_How to complete this task_
Could you give back the listing below exactly, every line included?

_Supplied records_
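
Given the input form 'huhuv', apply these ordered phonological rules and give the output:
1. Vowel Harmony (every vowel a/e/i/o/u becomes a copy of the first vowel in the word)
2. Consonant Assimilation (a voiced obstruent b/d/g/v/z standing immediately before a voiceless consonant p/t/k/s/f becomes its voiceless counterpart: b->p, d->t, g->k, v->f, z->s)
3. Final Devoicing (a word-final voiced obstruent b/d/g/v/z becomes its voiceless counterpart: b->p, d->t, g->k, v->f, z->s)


Starting form: 'huhuv'
Rule 1: Vowel Harmony: all vowels already match. No change.
Rule 2: Consonant Assimilation: no voiced obstruent (b/d/g/v/z) stands immediately before a voiceless consonant (p/t/k/s/f). No change.
Rule 3: Final Devoicing: word-final voiced obstruent 'v' becomes voiceless 'f'. 'huhuv' -> 'huhuf'
Final form: 'huhuf'

huhuf


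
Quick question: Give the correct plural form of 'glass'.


Apply rule: Add -es (sibilant/fricative ending). 'glass' becomes 'glasses'.

glasses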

_Solution for this task_
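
Given the input form 'huhuv', apply these ordered phonological rules and give the output:
1. Vowel Harmony (every vowel a/e/i/o/u becomes a copy of the first vowel in the word)
2. Consonant Assimilation (a voiced obstruent b/d/g/v/z standing immediately before a voiceless consonant p/t/k/s/f becomes its voiceless counterpart: b->p, d->t, g->k, v->f, z->s)
3. Final Devoicing (a word-final voiced obstruent b/d/g/v/z becomes its voiceless counterpart: b->p, d->t, g->k, v->f, z->s)


Starting form: 'huhuv'
Rule 1: Vowel Harmony: all vowels already match. No change.
Rule 2: Consonant Assimilation: no voiced obstruent (b/d/g/v/z) stands immediately before a voiceless consonant (p/t/k/s/f). No change.
Rule 3: Final Devoicing: word-final voiced obstruent 'v' becomes voiceless 'f'. 'huhuv' -> 'huhuf'
Final form: 'huhuf'

huhuf


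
Quick question: Give the correct plural form of 'glass'.


Apply rule: Add -es (sibilant/fricative ending). 'glass' becomes 'glasses'.

glasses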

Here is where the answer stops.